Work instruction:
Once you reach the line holding "If each loses", write out that line and every later one exactly, ending with the last line of the data; write nothing else.

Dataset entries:
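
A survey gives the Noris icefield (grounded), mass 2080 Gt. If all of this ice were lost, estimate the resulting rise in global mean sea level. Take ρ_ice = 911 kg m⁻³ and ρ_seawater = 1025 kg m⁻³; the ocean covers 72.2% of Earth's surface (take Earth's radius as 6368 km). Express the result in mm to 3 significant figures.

≈ 5.52 mm

Noris: 2080 Gt = 2.080×10^15 kg; dividing by ρ_w = 1025 kg m⁻³ gives 2.029×10^12 m³ of water.
Spread over 3.68×10^14 m² of ocean, Δh = 2.029×10^12 / 3.68×10^14 = 5.52×10^-3 m = 5.52 mm.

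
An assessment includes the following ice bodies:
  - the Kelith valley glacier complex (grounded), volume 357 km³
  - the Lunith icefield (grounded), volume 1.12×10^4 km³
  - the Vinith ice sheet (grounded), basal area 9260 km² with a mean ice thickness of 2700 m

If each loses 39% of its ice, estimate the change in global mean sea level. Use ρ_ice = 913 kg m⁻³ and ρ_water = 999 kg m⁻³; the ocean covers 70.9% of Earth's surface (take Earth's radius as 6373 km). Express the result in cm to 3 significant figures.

Kelith: 0.39 × 357 km³ × (913/999) = 127.2 km³ of water.
Lunith: 0.39 × 1.12×10^4 km³ × (913/999) = 3992 km³ of water.
Vinith: ice volume = 9260 km² × 2700 m = 2.500×10^4 km³; 0.39 × 2.500×10^4 × (913/999) = 8911 km³ of water.
Total added water ≈ 1.303×10^13 m³ over 3.62×10^14 m² → Δh = 0.0360 m = 3.60 cm.

≈ 3.60 cm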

Your solution:
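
If each loses 39% of its ice, estimate the change in global mean sea level. Use ρ_ice = 913 kg m⁻³ and ρ_water = 999 kg m⁻³; the ocean covers 70.9% of Earth's surface (take Earth's radius as 6373 km). Express the result in cm to 3 significant figures.

Kelith: 0.39 × 357 km³ × (913/999) = 127.2 km³ of water.
Lunith: 0.39 × 1.12×10^4 km³ × (913/999) = 3992 km³ of water.
Vinith: ice volume = 9260 km² × 2700 m = 2.500×10^4 km³; 0.39 × 2.500×10^4 × (913/999) = 8911 km³ of water.
Total added water ≈ 1.303×10^13 m³ over 3.62×10^14 m² → Δh = 0.0360 m = 3.60 cm.

≈ 3.60 cm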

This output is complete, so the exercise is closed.